◆ **TO DO**:
Going down the listing below, print exactly each line from the one with "x(3.35) = 64.34" up to and including the one with "d^2/dw^2 [9*w^2 + w + 1] = 18", and skip the rest.

□ □ □ □ □ □ □

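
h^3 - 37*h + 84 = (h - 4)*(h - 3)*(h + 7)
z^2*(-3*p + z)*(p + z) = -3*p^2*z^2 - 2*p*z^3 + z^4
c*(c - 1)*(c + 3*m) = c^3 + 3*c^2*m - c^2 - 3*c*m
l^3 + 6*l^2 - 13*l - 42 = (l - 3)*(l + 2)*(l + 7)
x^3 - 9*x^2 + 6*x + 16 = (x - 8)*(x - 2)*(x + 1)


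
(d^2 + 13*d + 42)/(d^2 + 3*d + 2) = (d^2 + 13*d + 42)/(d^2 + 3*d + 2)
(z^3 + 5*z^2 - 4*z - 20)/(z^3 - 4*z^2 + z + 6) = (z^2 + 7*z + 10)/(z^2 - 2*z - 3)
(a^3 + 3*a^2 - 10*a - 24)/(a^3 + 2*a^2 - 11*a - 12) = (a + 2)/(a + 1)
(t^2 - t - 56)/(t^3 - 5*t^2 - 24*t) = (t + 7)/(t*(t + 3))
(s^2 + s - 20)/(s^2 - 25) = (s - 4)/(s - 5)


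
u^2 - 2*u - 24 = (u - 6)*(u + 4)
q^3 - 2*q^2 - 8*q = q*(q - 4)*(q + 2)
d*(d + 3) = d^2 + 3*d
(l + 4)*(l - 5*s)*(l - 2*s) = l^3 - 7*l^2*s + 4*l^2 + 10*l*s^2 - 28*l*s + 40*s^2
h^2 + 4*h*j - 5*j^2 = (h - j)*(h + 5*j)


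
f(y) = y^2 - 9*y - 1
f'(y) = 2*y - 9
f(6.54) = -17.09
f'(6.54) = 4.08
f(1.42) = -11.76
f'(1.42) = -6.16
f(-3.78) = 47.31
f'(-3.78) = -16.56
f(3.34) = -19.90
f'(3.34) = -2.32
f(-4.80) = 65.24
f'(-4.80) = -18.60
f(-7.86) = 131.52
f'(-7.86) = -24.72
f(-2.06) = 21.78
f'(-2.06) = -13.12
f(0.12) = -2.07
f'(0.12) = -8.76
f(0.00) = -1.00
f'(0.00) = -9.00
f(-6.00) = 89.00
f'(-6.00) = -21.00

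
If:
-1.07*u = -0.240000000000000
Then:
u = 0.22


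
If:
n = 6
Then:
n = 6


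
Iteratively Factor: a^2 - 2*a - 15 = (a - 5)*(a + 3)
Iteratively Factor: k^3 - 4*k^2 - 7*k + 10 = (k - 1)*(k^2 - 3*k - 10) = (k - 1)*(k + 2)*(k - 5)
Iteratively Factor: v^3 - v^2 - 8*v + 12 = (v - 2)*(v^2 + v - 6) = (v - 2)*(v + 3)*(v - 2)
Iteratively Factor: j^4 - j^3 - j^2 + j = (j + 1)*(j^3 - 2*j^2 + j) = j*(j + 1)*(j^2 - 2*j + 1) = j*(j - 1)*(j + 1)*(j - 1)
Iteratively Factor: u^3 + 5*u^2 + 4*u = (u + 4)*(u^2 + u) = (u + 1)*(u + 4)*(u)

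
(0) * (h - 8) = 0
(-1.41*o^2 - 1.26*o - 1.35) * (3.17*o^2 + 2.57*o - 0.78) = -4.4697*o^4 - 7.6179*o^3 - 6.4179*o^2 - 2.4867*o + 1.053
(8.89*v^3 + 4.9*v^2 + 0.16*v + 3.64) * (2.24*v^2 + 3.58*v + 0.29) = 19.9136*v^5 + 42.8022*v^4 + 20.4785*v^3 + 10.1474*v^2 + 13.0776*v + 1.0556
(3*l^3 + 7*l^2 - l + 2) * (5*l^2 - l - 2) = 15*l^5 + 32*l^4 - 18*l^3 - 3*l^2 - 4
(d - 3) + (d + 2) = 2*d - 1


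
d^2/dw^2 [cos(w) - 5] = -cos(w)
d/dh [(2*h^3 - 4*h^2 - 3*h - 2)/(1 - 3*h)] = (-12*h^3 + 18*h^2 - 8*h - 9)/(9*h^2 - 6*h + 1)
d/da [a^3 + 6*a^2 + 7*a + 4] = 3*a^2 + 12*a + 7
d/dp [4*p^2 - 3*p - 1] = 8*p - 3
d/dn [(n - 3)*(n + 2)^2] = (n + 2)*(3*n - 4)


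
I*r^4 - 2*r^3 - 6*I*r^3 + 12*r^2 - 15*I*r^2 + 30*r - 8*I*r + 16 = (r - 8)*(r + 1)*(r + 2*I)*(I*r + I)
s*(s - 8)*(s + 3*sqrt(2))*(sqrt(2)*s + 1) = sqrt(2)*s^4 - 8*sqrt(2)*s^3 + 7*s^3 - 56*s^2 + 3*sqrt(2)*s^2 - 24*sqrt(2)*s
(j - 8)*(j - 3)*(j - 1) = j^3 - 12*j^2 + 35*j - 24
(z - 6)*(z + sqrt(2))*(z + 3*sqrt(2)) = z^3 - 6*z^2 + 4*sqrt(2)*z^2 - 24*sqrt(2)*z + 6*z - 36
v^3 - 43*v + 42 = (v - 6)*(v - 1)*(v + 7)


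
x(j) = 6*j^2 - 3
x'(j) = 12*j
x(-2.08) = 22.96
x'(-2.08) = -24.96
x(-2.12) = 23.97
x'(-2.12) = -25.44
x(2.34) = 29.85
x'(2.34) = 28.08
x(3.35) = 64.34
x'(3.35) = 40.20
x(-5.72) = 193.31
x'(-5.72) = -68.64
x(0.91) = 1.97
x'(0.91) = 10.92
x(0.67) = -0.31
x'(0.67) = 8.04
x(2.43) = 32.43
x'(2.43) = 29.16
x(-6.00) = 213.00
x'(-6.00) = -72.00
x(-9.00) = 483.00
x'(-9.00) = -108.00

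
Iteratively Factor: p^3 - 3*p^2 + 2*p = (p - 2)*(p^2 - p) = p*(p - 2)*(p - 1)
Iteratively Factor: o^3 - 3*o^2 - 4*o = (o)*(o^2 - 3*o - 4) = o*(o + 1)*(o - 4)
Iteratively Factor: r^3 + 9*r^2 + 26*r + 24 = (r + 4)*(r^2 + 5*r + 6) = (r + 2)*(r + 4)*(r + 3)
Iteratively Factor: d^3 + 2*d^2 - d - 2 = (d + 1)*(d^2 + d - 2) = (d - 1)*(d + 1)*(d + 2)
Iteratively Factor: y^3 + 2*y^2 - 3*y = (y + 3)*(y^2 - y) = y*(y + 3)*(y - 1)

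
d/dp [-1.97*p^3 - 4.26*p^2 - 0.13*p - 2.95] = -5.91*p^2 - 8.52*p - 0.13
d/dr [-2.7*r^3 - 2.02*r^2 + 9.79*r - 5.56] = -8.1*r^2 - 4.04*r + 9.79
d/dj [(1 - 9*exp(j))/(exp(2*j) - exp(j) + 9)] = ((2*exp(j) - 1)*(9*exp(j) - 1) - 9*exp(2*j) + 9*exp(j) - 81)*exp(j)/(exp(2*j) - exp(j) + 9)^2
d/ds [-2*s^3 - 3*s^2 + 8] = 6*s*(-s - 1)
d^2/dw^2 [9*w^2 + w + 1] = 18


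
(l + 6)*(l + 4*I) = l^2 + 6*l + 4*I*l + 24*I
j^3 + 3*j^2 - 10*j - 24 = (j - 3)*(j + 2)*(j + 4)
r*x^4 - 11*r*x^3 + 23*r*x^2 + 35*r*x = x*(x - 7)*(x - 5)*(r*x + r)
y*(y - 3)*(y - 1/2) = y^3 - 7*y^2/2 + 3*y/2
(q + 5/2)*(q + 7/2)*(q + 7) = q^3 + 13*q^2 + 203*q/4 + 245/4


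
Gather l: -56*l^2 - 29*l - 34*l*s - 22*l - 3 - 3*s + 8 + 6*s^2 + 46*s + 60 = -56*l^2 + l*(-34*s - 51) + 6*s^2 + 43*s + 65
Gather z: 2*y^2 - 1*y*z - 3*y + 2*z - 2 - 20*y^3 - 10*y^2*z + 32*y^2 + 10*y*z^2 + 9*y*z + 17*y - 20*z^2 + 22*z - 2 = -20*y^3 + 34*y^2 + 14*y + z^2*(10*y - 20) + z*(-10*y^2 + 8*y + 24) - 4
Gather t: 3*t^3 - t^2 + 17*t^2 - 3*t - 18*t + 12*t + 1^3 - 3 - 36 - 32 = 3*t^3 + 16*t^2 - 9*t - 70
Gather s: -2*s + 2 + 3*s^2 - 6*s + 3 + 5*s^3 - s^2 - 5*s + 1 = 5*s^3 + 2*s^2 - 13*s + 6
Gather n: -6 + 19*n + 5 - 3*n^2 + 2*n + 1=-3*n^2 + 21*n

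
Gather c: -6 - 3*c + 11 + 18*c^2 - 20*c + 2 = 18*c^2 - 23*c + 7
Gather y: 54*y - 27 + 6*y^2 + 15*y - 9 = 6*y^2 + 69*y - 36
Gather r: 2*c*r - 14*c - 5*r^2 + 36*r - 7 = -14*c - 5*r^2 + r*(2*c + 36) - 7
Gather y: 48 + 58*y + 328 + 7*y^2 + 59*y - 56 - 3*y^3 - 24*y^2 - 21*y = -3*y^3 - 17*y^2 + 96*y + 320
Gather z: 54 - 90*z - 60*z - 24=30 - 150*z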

□ □ □ □ □ □ □

◆ **RESULT OF THIS TASK**:
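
x(3.35) = 64.34
x'(3.35) = 40.20
x(-5.72) = 193.31
x'(-5.72) = -68.64
x(0.91) = 1.97
x'(0.91) = 10.92
x(0.67) = -0.31
x'(0.67) = 8.04
x(2.43) = 32.43
x'(2.43) = 29.16
x(-6.00) = 213.00
x'(-6.00) = -72.00
x(-9.00) = 483.00
x'(-9.00) = -108.00

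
Iteratively Factor: p^3 - 3*p^2 + 2*p = (p - 2)*(p^2 - p) = p*(p - 2)*(p - 1)
Iteratively Factor: o^3 - 3*o^2 - 4*o = (o)*(o^2 - 3*o - 4) = o*(o + 1)*(o - 4)
Iteratively Factor: r^3 + 9*r^2 + 26*r + 24 = (r + 4)*(r^2 + 5*r + 6) = (r + 2)*(r + 4)*(r + 3)
Iteratively Factor: d^3 + 2*d^2 - d - 2 = (d + 1)*(d^2 + d - 2) = (d - 1)*(d + 1)*(d + 2)
Iteratively Factor: y^3 + 2*y^2 - 3*y = (y + 3)*(y^2 - y) = y*(y + 3)*(y - 1)

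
d/dp [-1.97*p^3 - 4.26*p^2 - 0.13*p - 2.95] = -5.91*p^2 - 8.52*p - 0.13
d/dr [-2.7*r^3 - 2.02*r^2 + 9.79*r - 5.56] = -8.1*r^2 - 4.04*r + 9.79
d/dj [(1 - 9*exp(j))/(exp(2*j) - exp(j) + 9)] = ((2*exp(j) - 1)*(9*exp(j) - 1) - 9*exp(2*j) + 9*exp(j) - 81)*exp(j)/(exp(2*j) - exp(j) + 9)^2
d/ds [-2*s^3 - 3*s^2 + 8] = 6*s*(-s - 1)
d^2/dw^2 [9*w^2 + w + 1] = 18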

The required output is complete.